§ TASK OBJECTIVE: Here the whole listing must be retyped exactly, with no line omitted.

• • • • •

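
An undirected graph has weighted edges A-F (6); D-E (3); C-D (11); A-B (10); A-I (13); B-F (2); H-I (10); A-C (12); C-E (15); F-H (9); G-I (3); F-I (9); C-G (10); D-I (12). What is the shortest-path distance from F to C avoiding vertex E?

18

Comparing a few candidate routes:
F→B→A→C: 2 + 10 + 12 = 24
F→I→G→C: 9 + 3 + 10 = 22
F→A→C: 6 + 12 = 18
Shortest: 18.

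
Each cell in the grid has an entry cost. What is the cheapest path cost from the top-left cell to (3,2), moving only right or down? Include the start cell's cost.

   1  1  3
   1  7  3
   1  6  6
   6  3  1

13

Cheapest: [0,0] → [1,0] → [2,0] → [2,1] → [3,1] → [3,2]
  1 + 1 + 1 + 6 + 3 + 1 = 13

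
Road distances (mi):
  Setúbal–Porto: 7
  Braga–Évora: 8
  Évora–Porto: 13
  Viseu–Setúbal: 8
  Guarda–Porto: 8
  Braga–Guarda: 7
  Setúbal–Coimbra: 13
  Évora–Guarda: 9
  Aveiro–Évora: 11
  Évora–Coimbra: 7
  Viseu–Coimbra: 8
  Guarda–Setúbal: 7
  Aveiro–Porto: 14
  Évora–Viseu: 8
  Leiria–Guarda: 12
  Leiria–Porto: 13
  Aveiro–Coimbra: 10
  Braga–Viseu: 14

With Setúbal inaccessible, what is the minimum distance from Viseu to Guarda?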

• • • • •

§ RESULT OF THE TASK:
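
An undirected graph has weighted edges A-F (6); D-E (3); C-D (11); A-B (10); A-I (13); B-F (2); H-I (10); A-C (12); C-E (15); F-H (9); G-I (3); F-I (9); C-G (10); D-I (12). What is the shortest-path distance from F to C avoiding vertex E?

18

Comparing a few candidate routes:
F→B→A→C: 2 + 10 + 12 = 24
F→I→G→C: 9 + 3 + 10 = 22
F→A→C: 6 + 12 = 18
Shortest: 18.

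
Each cell in the grid has an entry cost. What is the cheapest path cost from the top-left cell to (3,2), moving only right or down? Include the start cell's cost.

   1  1  3
   1  7  3
   1  6  6
   6  3  1

13

Cheapest: [0,0] → [1,0] → [2,0] → [2,1] → [3,1] → [3,2]
  1 + 1 + 1 + 6 + 3 + 1 = 13

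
Road distances (mi):
  Setúbal–Porto: 7
  Braga–Évora: 8
  Évora–Porto: 13
  Viseu–Setúbal: 8
  Guarda–Porto: 8
  Braga–Guarda: 7
  Setúbal–Coimbra: 13
  Évora–Guarda: 9
  Aveiro–Évora: 11
  Évora–Coimbra: 7
  Viseu–Coimbra: 8
  Guarda–Setúbal: 7
  Aveiro–Porto: 14
  Évora–Viseu: 8
  Leiria–Guarda: 12
  Leiria–Porto: 13
  Aveiro–Coimbra: 10
  Braga–Viseu: 14

With Setúbal inaccessible, what is the minimum distance from Viseu to Guarda?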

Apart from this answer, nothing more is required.